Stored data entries
***
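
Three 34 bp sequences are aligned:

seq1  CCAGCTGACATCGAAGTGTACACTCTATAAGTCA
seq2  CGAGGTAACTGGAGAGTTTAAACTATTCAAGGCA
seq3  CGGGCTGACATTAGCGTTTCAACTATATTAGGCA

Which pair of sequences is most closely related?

seq2 and seq3

seq1–seq2: 14/34 differ, p = 0.412, d = 0.597.
seq1–seq3: 12/34 differ, p = 0.353, d = 0.477.
seq2–seq3: 11/34 differ, p = 0.324, d = 0.423.
The smallest distance is between seq2 and seq3.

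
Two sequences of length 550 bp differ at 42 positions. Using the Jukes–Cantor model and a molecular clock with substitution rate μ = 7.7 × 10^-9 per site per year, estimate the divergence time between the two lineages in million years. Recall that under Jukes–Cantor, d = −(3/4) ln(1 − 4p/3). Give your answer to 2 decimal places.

5.23

p = 42/550 ≈ 0.076364.
d = −(3/4) ln(1 − 4p/3) = −0.75 ln(1 − 0.101819) = −0.75 ln(0.898181)
  = −0.75 × (-0.107384) = 0.080538 substitutions/site.
Under a molecular clock d = 2μt, so t = d/(2μ) = 0.080538 / (2 × 7.7 × 10^-9) = 5.23 million years.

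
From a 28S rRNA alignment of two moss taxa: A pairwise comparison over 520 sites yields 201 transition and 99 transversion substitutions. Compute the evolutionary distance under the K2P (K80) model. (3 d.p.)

1.775

P = 201/520 ≈ 0.386538 and Q = 99/520 ≈ 0.190385.
Under the Kimura two-parameter model, d = −½ ln(1 − 2P − Q) − ¼ ln(1 − 2Q).
1 − 2P − Q = 0.036539, giving −½ ln(0.036539) = 1.654688.
1 − 2Q = 0.61923, giving −¼ ln(0.61923) = 0.119820.
d = 1.654688 + 0.119820 = 1.774508.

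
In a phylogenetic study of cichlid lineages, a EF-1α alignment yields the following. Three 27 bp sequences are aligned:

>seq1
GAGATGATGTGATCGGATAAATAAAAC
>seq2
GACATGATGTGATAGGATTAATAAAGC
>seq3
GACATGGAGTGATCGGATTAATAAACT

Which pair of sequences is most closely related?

seq1–seq2: 4/27 differ, p = 0.148, d = 0.165.
seq1–seq3: 6/27 differ, p = 0.222, d = 0.264.
seq2–seq3: 5/27 differ, p = 0.185, d = 0.213.
The smallest distance is between seq1 and seq2.

seq1 and seq2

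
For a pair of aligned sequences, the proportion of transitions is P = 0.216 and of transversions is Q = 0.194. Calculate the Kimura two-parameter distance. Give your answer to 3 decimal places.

Under the Kimura two-parameter model, d = −½ ln(1 − 2P − Q) − ¼ ln(1 − 2Q).
1 − 2P − Q = 0.374, giving −½ ln(0.374) = 0.491750.
1 − 2Q = 0.612, giving −¼ ln(0.612) = 0.122756.
d = 0.491750 + 0.122756 = 0.614506.

0.615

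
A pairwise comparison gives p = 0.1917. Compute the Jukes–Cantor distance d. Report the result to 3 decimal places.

d = −(3/4) ln(1 − 4p/3) = −0.75 ln(1 − 0.2556) = −0.75 ln(0.7444)
  = −0.75 × (-0.295177) = 0.221383 substitutions/site.

0.221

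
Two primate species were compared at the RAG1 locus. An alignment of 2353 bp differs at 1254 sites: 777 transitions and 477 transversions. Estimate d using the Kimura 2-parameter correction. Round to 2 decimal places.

1.12

P = 777/2353 ≈ 0.330217 and Q = 477/2353 ≈ 0.20272.
Under the Kimura two-parameter model, d = −½ ln(1 − 2P − Q) − ¼ ln(1 − 2Q).
1 − 2P − Q = 0.136846, giving −½ ln(0.136846) = 0.994450.
1 − 2Q = 0.59456, giving −¼ ln(0.59456) = 0.129983.
d = 0.994450 + 0.129983 = 1.124433.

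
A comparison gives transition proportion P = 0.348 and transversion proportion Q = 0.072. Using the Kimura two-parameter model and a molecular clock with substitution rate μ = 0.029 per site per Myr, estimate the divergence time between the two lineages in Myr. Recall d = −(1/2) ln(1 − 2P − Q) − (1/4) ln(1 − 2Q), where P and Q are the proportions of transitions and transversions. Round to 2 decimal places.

13.27

Under the Kimura two-parameter model, d = −½ ln(1 − 2P − Q) − ¼ ln(1 − 2Q).
1 − 2P − Q = 0.232, giving −½ ln(0.232) = 0.730509.
1 − 2Q = 0.856, giving −¼ ln(0.856) = 0.038871.
d = 0.730509 + 0.038871 = 0.769380.
Under a molecular clock d = 2μt, so t = d/(2μ) = 0.769380 / (2 × 0.029) = 13.27 Myr.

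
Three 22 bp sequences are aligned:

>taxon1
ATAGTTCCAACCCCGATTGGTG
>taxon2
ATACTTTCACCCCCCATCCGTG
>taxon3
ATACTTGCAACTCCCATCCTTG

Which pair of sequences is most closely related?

taxon1–taxon2: 6/22 differ, p = 0.273, d = 0.339.
taxon1–taxon3: 7/22 differ, p = 0.318, d = 0.414.
taxon2–taxon3: 4/22 differ, p = 0.182, d = 0.208.
The smallest distance is between taxon2 and taxon3.

taxon2 and taxon3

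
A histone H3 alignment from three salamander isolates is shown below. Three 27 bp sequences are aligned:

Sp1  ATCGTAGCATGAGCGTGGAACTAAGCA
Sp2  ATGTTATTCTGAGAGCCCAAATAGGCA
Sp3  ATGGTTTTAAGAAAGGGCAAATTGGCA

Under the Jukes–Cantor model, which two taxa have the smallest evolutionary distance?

Sp2 and Sp3

Sp1–Sp2: 11/27 differ, p = 0.407, d = 0.588.
Sp1–Sp3: 12/27 differ, p = 0.444, d = 0.673.
Sp2–Sp3: 8/27 differ, p = 0.296, d = 0.377.
The smallest distance is between Sp2 and Sp3.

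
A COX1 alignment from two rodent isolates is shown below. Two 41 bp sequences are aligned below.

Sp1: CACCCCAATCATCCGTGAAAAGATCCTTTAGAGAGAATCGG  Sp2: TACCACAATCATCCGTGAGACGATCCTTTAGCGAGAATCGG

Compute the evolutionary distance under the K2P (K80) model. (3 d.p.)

Of 41 sites, 2 differences are transitions and 3 are transversions, so P = 2/41 ≈ 0.04878 and Q = 3/41 ≈ 0.073171.
Under the Kimura two-parameter model, d = −½ ln(1 − 2P − Q) − ¼ ln(1 − 2Q).
1 − 2P − Q = 0.829269, giving −½ ln(0.829269) = 0.093605.
1 − 2Q = 0.853658, giving −¼ ln(0.853658) = 0.039556.
d = 0.093605 + 0.039556 = 0.133161.

0.133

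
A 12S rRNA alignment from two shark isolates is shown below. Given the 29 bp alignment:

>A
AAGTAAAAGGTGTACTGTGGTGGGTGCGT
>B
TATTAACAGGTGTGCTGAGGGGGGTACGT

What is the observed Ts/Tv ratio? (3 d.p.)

0.400

Transitions are A↔G and C↔T; transversions are all other mismatches.
Transitions: 2. Transversions: 5.
R = 2/5 = 0.400.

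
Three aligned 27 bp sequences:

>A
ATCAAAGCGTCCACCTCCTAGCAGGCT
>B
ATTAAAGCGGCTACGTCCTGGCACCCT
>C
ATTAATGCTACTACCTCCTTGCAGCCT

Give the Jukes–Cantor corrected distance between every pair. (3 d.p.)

A–B: 7/27 sites differ → p ≈ 0.259259, d = −0.75 ln(1 − 0.345679) = 0.318118 ≈ 0.318.
A–C: 7/27 sites differ → p ≈ 0.259259, d = −0.75 ln(1 − 0.345679) = 0.318118 ≈ 0.318.
B–C: 6/27 sites differ → p ≈ 0.222222, d = −0.75 ln(1 − 0.296296) = 0.263548 ≈ 0.264.

d(A,B) = 0.318, d(A,C) = 0.318, d(B,C) = 0.264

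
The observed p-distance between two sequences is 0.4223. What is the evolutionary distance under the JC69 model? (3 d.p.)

0.621

d = −(3/4) ln(1 − 4p/3) = −0.75 ln(1 − 0.563067) = −0.75 ln(0.436933)
  = −0.75 × (-0.827975) = 0.620981 substitutions/site.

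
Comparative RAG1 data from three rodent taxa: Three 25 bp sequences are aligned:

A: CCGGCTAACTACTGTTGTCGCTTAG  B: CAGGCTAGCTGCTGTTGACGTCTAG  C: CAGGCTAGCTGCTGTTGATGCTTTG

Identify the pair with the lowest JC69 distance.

B and C

A–B: 6/25 differ, p = 0.240, d = 0.289.
A–C: 6/25 differ, p = 0.240, d = 0.289.
B–C: 4/25 differ, p = 0.160, d = 0.180.
The smallest distance is between B and C.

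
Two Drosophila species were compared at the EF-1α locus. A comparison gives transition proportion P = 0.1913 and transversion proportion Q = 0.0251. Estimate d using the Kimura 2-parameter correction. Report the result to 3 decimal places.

Under the Kimura two-parameter model, d = −½ ln(1 − 2P − Q) − ¼ ln(1 − 2Q).
1 − 2P − Q = 0.5923, giving −½ ln(0.5923) = 0.261871.
1 − 2Q = 0.9498, giving −¼ ln(0.9498) = 0.012876.
d = 0.261871 + 0.012876 = 0.274747.

0.275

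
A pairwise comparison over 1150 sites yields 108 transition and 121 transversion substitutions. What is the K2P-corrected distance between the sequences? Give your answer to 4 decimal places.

0.2325

P = 108/1150 ≈ 0.093913 and Q = 121/1150 ≈ 0.105217.
Under the Kimura two-parameter model, d = −½ ln(1 − 2P − Q) − ¼ ln(1 − 2Q).
1 − 2P − Q = 0.706957, giving −½ ln(0.706957) = 0.173393.
1 − 2Q = 0.789566, giving −¼ ln(0.789566) = 0.059068.
d = 0.173393 + 0.059068 = 0.232461.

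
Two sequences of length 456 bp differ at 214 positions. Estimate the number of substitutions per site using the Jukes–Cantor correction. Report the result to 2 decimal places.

0.74

p = 214/456 ≈ 0.469298.
d = −(3/4) ln(1 − 4p/3) = −0.75 ln(1 − 0.625731) = −0.75 ln(0.374269)
  = −0.75 × (-0.982780) = 0.737085 substitutions/site.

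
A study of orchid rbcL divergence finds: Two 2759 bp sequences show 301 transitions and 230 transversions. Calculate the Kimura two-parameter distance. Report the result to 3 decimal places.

P = 301/2759 ≈ 0.109097 and Q = 230/2759 ≈ 0.083364.
Under the Kimura two-parameter model, d = −½ ln(1 − 2P − Q) − ¼ ln(1 − 2Q).
1 − 2P − Q = 0.698442, giving −½ ln(0.698442) = 0.179452.
1 − 2Q = 0.833272, giving −¼ ln(0.833272) = 0.045599.
d = 0.179452 + 0.045599 = 0.225051.

0.225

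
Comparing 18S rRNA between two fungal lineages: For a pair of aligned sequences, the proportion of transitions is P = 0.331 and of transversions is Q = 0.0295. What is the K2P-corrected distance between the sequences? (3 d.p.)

Under the Kimura two-parameter model, d = −½ ln(1 − 2P − Q) − ¼ ln(1 − 2Q).
1 − 2P − Q = 0.3085, giving −½ ln(0.3085) = 0.588017.
1 − 2Q = 0.941, giving −¼ ln(0.941) = 0.015203.
d = 0.588017 + 0.015203 = 0.603220.

0.603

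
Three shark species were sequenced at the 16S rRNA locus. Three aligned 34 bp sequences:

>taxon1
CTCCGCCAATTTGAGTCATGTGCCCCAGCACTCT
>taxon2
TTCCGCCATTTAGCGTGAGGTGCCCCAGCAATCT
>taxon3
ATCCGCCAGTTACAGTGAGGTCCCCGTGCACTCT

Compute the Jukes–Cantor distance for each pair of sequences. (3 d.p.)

d(taxon1,taxon2) = 0.241, d(taxon1,taxon3) = 0.326, d(taxon2,taxon3) = 0.282

taxon1–taxon2: 7/34 sites differ → p ≈ 0.205882, d = −0.75 ln(1 − 0.274509) = 0.240680 ≈ 0.241.
taxon1–taxon3: 9/34 sites differ → p ≈ 0.264706, d = −0.75 ln(1 − 0.352941) = 0.326488 ≈ 0.326.
taxon2–taxon3: 8/34 sites differ → p ≈ 0.235294, d = −0.75 ln(1 − 0.313725) = 0.282358 ≈ 0.282.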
***
Each line from the one with "TTCCGCCATTTAGCGTGAGGTGCCCCAGCAATCT" through the end of the records above should be written out exactly. No other line should appear.

» Exercise response:
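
TTCCGCCATTTAGCGTGAGGTGCCCCAGCAATCT
>taxon3
ATCCGCCAGTTACAGTGAGGTCCCCGTGCACTCT

Compute the Jukes–Cantor distance for each pair of sequences. (3 d.p.)

d(taxon1,taxon2) = 0.241, d(taxon1,taxon3) = 0.326, d(taxon2,taxon3) = 0.282

taxon1–taxon2: 7/34 sites differ → p ≈ 0.205882, d = −0.75 ln(1 − 0.274509) = 0.240680 ≈ 0.241.
taxon1–taxon3: 9/34 sites differ → p ≈ 0.264706, d = −0.75 ln(1 − 0.352941) = 0.326488 ≈ 0.326.
taxon2–taxon3: 8/34 sites differ → p ≈ 0.235294, d = −0.75 ln(1 − 0.313725) = 0.282358 ≈ 0.282.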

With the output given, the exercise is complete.